■ What is needed:
The answer should be an exact copy of the lines from the line with "evaporation rate. Calculate" through the last line of the entries, and no other lines.
··· Supplied entries
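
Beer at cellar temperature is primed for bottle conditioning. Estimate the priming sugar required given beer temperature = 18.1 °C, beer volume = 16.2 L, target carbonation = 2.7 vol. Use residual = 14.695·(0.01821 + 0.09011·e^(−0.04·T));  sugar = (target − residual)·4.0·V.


residual = 14.695·(0.01821 + 0.09011·e^(−0.04·18.1)) = 0.9096
sugar = (2.7 − 0.9096)·4.0·16.2

116.0203 g


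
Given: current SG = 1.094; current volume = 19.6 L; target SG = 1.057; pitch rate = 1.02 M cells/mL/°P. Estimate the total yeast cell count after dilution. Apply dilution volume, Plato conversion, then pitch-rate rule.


V_w = V·((SG_c−1)/(SG_t−1)−1);  °P = 259 − 259/SG_t;  cells = rate·(V+V_w)·°P
V_w = 19.6·((1.094−1)/(1.057−1)−1) = 12.7228
V_final = 19.6 + 12.7228 = 32.3228
°P = 259 − 259/1.057 = 13.9669
cells = 1.02·32.3228·13.9669

460.4780 billion cells


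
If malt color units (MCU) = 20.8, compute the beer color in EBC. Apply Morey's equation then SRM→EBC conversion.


SRM = 1.4922·MCU^0.6859;  EBC = SRM·1.97
SRM = 1.4922·20.8^0.6859 = 11.9643
EBC = 11.9643·1.97

23.5696 EBC


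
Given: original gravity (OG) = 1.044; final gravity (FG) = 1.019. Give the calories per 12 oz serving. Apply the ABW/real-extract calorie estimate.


ABW = (OG−FG)·131.25·0.79/FG;  °P = 259 − 259/SG (for OG→OE and FG→AE);  RE = 0.1808·OE + 0.8192·AE;  Cal = (6.9·ABW + 4·(RE−0.1))·FG·3.55
ABW = (1.044 − 1.019)·131.25·0.79/1.019 = 2.5439
OE = 259 − 259/1.044 = 10.9157 °P
AE = 259 − 259/1.019 = 4.8292 °P
RE = 0.1808·10.9157 + 0.8192·4.8292 = 5.9297 °P
Cal = (6.9·2.5439 + 4·(5.9297−0.1))·1.019·3.55

147.8499 kcal


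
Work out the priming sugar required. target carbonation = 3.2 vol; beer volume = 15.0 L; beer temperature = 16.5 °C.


residual = 14.695·(0.01821 + 0.09011·e^(−0.04·T));  sugar = (target − residual)·4.0·V
residual = 14.695·(0.01821 + 0.09011·e^(−0.04·16.5)) = 0.9520
sugar = (3.2 − 0.9520)·4.0·15.0

134.8804 g


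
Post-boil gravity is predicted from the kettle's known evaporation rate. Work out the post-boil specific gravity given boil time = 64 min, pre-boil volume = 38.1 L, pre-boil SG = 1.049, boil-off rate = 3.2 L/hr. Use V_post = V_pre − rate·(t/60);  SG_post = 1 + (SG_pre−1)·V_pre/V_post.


V_post = 38.1 − 3.2·(64/60) = 34.6867
SG_post = 1 + (1.049 − 1)·38.1/34.6867

1.0538


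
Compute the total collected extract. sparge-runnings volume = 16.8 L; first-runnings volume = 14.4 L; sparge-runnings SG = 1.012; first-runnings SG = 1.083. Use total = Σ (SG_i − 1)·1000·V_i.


first = (1.083 − 1)·1000·14.4 = 1195.2000
sparge = (1.012 − 1)·1000·16.8 = 201.6000
total = 1195.2000 + 201.6000

1396.8000 gravity·L


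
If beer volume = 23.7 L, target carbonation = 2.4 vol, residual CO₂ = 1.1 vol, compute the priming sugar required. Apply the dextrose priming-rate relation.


sugar = (target − residual)·4.0·V
sugar = (2.4 − 1.1)·4.0·23.7

123.2400 g


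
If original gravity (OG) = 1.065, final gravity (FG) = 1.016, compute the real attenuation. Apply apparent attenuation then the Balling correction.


AA = (OG−FG)/(OG−1)·100;  RA = AA·0.8192
AA = (1.065 − 1.016)/(1.065 − 1)·100 = 75.3846
RA = 75.3846·0.8192

61.7551 %


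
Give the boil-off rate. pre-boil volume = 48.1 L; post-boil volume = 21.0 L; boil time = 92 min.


rate = (V_pre − V_post) / (t_min/60)
rate = (48.1 − 21.0) / (92/60)

17.6739 L/hr


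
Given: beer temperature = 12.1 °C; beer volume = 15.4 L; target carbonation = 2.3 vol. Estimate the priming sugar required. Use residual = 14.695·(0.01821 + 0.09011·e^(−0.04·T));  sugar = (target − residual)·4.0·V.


residual = 14.695·(0.01821 + 0.09011·e^(−0.04·12.1)) = 1.0837
sugar = (2.3 − 1.0837)·4.0·15.4

74.9243 g


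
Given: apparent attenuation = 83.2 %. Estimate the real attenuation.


RA = AA · 0.8192
RA = 83.2 · 0.8192

68.1574 %


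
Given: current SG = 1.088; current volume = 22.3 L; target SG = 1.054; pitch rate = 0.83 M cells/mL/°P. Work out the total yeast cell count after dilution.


V_w = V·((SG_c−1)/(SG_t−1)−1);  °P = 259 − 259/SG_t;  cells = rate·(V+V_w)·°P
V_w = 22.3·((1.088−1)/(1.054−1)−1) = 14.0407
V_final = 22.3 + 14.0407 = 36.3407
°P = 259 − 259/1.054 = 13.2694
cells = 0.83·36.3407·13.2694

400.2440 billion cells


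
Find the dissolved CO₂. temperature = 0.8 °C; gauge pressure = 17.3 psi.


vols = (P + 14.695)·(0.01821 + 0.09011·e^(−0.04·T))
vols = (17.3 + 14.695)·(0.01821 + 0.09011·e^(−0.04·0.8))

3.3749 volumes


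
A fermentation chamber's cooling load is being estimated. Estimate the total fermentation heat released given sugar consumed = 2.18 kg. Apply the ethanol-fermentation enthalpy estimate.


Q = m_sugar · 590 kJ/kg
Q = 2.18 · 590

1286.2000 kJ


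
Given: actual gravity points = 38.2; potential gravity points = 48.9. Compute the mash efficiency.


efficiency = actual / potential × 100
efficiency = 38.2 / 48.9 × 100

78.1186 %


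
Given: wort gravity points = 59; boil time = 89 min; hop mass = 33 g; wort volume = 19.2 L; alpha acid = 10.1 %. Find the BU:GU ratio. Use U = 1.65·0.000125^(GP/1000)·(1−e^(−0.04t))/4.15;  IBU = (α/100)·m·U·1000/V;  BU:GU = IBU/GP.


U = 1.65·0.000125^(59/1000)·(1−e^(−0.04·89))/4.15 = 0.2273
IBU = (10.1/100)·33·0.2273·1000/19.2 = 39.4601
BU:GU = 39.4601/59

0.6688


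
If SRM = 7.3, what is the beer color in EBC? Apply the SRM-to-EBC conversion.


EBC = SRM · 1.97
EBC = 7.3 · 1.97

14.3810 EBC


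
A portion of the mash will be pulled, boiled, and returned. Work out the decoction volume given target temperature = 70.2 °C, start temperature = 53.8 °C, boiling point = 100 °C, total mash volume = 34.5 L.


V_dec = V_total·(T_target − T_start)/(T_boil − T_start)
V_dec = 34.5·(70.2 − 53.8)/(100 − 53.8)

12.2468 L


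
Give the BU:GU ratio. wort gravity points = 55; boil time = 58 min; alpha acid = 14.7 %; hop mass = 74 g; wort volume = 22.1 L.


U = 1.65·0.000125^(GP/1000)·(1−e^(−0.04t))/4.15;  IBU = (α/100)·m·U·1000/V;  BU:GU = IBU/GP
U = 1.65·0.000125^(55/1000)·(1−e^(−0.04·58))/4.15 = 0.2187
IBU = (14.7/100)·74·0.2187·1000/22.1 = 107.6459
BU:GU = 107.6459/55

1.9572


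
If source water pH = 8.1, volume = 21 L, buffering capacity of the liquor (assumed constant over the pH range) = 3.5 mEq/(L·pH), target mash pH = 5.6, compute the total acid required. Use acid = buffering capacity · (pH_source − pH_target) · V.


acid = 3.5 · (8.1 − 5.6) · 21

183.7500 mEq


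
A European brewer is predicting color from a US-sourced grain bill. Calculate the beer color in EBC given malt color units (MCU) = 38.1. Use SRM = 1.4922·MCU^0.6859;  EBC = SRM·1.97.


SRM = 1.4922·38.1^0.6859 = 18.1211
EBC = 18.1211·1.97

35.6985 EBC


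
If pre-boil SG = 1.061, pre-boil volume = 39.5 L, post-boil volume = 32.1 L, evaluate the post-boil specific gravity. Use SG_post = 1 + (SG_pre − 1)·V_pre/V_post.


pts_pre = (1.061 − 1)·1000 = 61.0000
pts_post = 61.0000·39.5/32.1 = 75.0623
SG_post = 1 + 75.0623/1000

1.0751


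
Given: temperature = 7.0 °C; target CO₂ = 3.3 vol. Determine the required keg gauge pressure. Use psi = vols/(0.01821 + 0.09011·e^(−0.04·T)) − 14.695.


psi = 3.3/(0.01821 + 0.09011·e^(−0.04·7.0)) − 14.695

23.5376 psi


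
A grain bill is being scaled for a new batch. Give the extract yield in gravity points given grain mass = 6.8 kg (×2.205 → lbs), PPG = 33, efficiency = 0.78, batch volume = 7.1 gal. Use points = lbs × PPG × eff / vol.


lbs = 6.8 × 2.205 = 14.9940
points = 14.9940 × 33 × 0.78 / 7.1

54.3585 points


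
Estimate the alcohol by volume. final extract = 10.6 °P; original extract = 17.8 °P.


SG = 259/(259 − P);  ABV = (OG − FG)·131.25
OG = 259/(259 − 17.8) = 1.0738
FG = 259/(259 − 10.6) = 1.0427
ABV = (1.0738 − 1.0427)·131.25

4.0851 % ABV


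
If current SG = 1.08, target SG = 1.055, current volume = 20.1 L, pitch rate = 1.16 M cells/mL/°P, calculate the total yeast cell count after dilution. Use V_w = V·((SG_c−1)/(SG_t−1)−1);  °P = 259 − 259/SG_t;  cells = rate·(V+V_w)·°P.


V_w = 20.1·((1.08−1)/(1.055−1)−1) = 9.1364
V_final = 20.1 + 9.1364 = 29.2364
°P = 259 − 259/1.055 = 13.5024
cells = 1.16·29.2364·13.5024

457.9218 billion cells


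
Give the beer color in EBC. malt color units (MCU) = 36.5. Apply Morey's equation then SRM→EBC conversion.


SRM = 1.4922·MCU^0.6859;  EBC = SRM·1.97
SRM = 1.4922·36.5^0.6859 = 17.5956
EBC = 17.5956·1.97

34.6633 EBC


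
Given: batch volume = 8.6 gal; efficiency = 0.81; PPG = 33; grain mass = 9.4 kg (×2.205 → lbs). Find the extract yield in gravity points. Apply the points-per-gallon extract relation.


points = lbs × PPG × eff / vol
lbs = 9.4 × 2.205 = 20.7270
points = 20.7270 × 33 × 0.81 / 8.6

64.4224 points


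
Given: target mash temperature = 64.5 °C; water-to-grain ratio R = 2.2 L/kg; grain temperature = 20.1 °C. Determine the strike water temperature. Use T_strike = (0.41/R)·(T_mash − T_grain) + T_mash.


T_strike = (0.41/2.2)·(64.5 − 20.1) + 64.5

72.7745 °C


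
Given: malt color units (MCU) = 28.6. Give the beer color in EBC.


SRM = 1.4922·MCU^0.6859;  EBC = SRM·1.97
SRM = 1.4922·28.6^0.6859 = 14.8850
EBC = 14.8850·1.97

29.3234 EBC


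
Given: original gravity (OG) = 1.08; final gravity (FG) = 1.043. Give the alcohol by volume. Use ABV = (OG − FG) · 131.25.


ABV = (1.08 − 1.043) · 131.25

4.8563 % ABV


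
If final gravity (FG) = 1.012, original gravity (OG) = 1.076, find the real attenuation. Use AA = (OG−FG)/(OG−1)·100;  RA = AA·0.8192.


AA = (1.076 − 1.012)/(1.076 − 1)·100 = 84.2105
RA = 84.2105·0.8192

68.9853 %


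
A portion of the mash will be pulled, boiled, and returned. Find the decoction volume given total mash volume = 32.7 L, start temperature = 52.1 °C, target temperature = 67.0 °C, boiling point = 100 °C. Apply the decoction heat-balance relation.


V_dec = V_total·(T_target − T_start)/(T_boil − T_start)
V_dec = 32.7·(67.0 − 52.1)/(100 − 52.1)

10.1718 L


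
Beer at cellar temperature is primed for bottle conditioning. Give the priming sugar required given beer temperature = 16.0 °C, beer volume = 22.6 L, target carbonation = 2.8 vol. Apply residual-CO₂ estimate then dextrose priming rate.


residual = 14.695·(0.01821 + 0.09011·e^(−0.04·T));  sugar = (target − residual)·4.0·V
residual = 14.695·(0.01821 + 0.09011·e^(−0.04·16.0)) = 0.9658
sugar = (2.8 − 0.9658)·4.0·22.6

165.8100 g


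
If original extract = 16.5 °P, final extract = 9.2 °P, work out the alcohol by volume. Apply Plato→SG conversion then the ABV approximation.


SG = 259/(259 − P);  ABV = (OG − FG)·131.25
OG = 259/(259 − 16.5) = 1.0680
FG = 259/(259 − 9.2) = 1.0368
ABV = (1.0680 − 1.0368)·131.25

4.0965 % ABV


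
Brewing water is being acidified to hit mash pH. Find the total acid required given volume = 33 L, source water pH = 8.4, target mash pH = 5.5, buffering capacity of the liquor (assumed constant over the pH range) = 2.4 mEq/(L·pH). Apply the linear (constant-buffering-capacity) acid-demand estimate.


acid = buffering capacity · (pH_source − pH_target) · V
acid = 2.4 · (8.4 − 5.5) · 33

229.6800 mEq


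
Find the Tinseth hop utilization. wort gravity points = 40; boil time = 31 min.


U = 1.65·0.000125^(GP/1000) · (1 − e^(−0.04·t))/4.15
bigness = 1.65·0.000125^(40/1000) = 1.1518
boil_factor = (1 − e^(−0.04·31))/4.15 = 0.1712
U = 1.1518 · 0.1712

0.1972


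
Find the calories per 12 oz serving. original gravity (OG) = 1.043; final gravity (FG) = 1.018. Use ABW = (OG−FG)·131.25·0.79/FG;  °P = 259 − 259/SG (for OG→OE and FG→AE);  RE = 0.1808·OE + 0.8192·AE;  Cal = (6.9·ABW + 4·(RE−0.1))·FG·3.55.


ABW = (1.043 − 1.018)·131.25·0.79/1.018 = 2.5464
OE = 259 − 259/1.043 = 10.6779 °P
AE = 259 − 259/1.018 = 4.5796 °P
RE = 0.1808·10.6779 + 0.8192·4.5796 = 5.6821 °P
Cal = (6.9·2.5464 + 4·(5.6821−0.1))·1.018·3.55

144.1888 kcal


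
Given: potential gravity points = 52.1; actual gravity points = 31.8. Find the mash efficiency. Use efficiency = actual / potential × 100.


efficiency = 31.8 / 52.1 × 100

61.0365 %


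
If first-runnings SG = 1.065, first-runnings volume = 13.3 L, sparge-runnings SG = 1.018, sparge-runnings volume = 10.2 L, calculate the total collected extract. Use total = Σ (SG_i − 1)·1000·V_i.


first = (1.065 − 1)·1000·13.3 = 864.5000
sparge = (1.018 − 1)·1000·10.2 = 183.6000
total = 864.5000 + 183.6000

1048.1000 gravity·L


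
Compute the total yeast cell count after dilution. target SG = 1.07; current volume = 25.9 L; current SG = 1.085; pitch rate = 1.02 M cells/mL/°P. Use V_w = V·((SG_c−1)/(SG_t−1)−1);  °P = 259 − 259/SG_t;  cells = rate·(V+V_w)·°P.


V_w = 25.9·((1.085−1)/(1.07−1)−1) = 5.5500
V_final = 25.9 + 5.5500 = 31.4500
°P = 259 − 259/1.07 = 16.9439
cells = 1.02·31.4500·16.9439

543.5442 billion cells


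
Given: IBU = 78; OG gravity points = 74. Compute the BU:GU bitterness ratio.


BU:GU = IBU / OG_points
BU:GU = 78 / 74

1.0541


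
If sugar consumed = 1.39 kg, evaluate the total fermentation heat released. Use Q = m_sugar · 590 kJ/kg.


Q = 1.39 · 590

820.1000 kJ


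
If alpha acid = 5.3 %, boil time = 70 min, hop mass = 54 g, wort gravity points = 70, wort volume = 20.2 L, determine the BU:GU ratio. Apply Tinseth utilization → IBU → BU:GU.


U = 1.65·0.000125^(GP/1000)·(1−e^(−0.04t))/4.15;  IBU = (α/100)·m·U·1000/V;  BU:GU = IBU/GP
U = 1.65·0.000125^(70/1000)·(1−e^(−0.04·70))/4.15 = 0.1991
IBU = (5.3/100)·54·0.1991·1000/20.2 = 28.2027
BU:GU = 28.2027/70

0.4029


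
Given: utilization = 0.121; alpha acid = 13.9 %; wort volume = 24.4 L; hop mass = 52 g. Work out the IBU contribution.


IBU = (α/100)·mass·U·1000 / V
IBU = (13.9/100)·52·0.121·1000 / 24.4

35.8438 IBU


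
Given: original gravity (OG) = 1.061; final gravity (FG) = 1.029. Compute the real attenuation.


AA = (OG−FG)/(OG−1)·100;  RA = AA·0.8192
AA = (1.061 − 1.029)/(1.061 − 1)·100 = 52.4590
RA = 52.4590·0.8192

42.9744 %


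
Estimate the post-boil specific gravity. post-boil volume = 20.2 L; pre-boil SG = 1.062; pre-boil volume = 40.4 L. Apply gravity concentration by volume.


SG_post = 1 + (SG_pre − 1)·V_pre/V_post
pts_pre = (1.062 − 1)·1000 = 62.0000
pts_post = 62.0000·40.4/20.2 = 124.0000
SG_post = 1 + 124.0000/1000

1.1240


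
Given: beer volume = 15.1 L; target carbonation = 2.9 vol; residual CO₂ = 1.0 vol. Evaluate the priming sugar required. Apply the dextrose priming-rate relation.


sugar = (target − residual)·4.0·V
sugar = (2.9 − 1.0)·4.0·15.1

114.7600 g


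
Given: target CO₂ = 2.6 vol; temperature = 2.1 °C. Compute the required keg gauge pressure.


psi = vols/(0.01821 + 0.09011·e^(−0.04·T)) − 14.695
psi = 2.6/(0.01821 + 0.09011·e^(−0.04·2.1)) − 14.695

11.0323 psi


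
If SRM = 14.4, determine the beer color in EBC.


EBC = SRM · 1.97
EBC = 14.4 · 1.97

28.3680 EBC


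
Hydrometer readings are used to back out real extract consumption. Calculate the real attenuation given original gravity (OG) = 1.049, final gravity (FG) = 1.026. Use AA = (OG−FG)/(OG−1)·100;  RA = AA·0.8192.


AA = (1.049 − 1.026)/(1.049 − 1)·100 = 46.9388
RA = 46.9388·0.8192

38.4522 %


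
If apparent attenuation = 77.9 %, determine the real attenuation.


RA = AA · 0.8192
RA = 77.9 · 0.8192

63.8157 %


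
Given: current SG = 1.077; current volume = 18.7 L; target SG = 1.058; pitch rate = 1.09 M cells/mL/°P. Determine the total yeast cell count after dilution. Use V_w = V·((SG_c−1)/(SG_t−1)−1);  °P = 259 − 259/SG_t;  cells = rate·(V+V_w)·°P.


V_w = 18.7·((1.077−1)/(1.058−1)−1) = 6.1259
V_final = 18.7 + 6.1259 = 24.8259
°P = 259 − 259/1.058 = 14.1985
cells = 1.09·24.8259·14.1985

384.2138 billion cells


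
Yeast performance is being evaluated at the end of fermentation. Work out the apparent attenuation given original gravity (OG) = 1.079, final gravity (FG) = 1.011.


AA = (OG − FG)/(OG − 1) · 100
AA = (1.079 − 1.011)/(1.079 − 1) · 100

86.0759 %


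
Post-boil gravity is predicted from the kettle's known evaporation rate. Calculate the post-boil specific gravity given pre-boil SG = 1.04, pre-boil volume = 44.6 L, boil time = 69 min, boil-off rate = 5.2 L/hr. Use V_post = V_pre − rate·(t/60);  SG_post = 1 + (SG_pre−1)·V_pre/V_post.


V_post = 44.6 − 5.2·(69/60) = 38.6200
SG_post = 1 + (1.04 − 1)·44.6/38.6200

1.0462


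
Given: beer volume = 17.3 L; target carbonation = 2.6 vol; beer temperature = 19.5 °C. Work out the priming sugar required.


residual = 14.695·(0.01821 + 0.09011·e^(−0.04·T));  sugar = (target − residual)·4.0·V
residual = 14.695·(0.01821 + 0.09011·e^(−0.04·19.5)) = 0.8746
sugar = (2.6 − 0.8746)·4.0·17.3

119.3976 g


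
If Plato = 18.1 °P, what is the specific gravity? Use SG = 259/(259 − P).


SG = 259/(259 − 18.1)

1.0751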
······
■ Task output:
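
Post-boil gravity is predicted from the kettle's known evaporation rate. Calculate the post-boil specific gravity given pre-boil SG = 1.04, pre-boil volume = 44.6 L, boil time = 69 min, boil-off rate = 5.2 L/hr. Use V_post = V_pre − rate·(t/60);  SG_post = 1 + (SG_pre−1)·V_pre/V_post.


V_post = 44.6 − 5.2·(69/60) = 38.6200
SG_post = 1 + (1.04 − 1)·44.6/38.6200

1.0462


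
Given: beer volume = 17.3 L; target carbonation = 2.6 vol; beer temperature = 19.5 °C. Work out the priming sugar required.


residual = 14.695·(0.01821 + 0.09011·e^(−0.04·T));  sugar = (target − residual)·4.0·V
residual = 14.695·(0.01821 + 0.09011·e^(−0.04·19.5)) = 0.8746
sugar = (2.6 − 0.8746)·4.0·17.3

119.3976 g


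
If Plato = 18.1 °P, what is the specific gravity? Use SG = 259/(259 − P).


SG = 259/(259 − 18.1)

1.0751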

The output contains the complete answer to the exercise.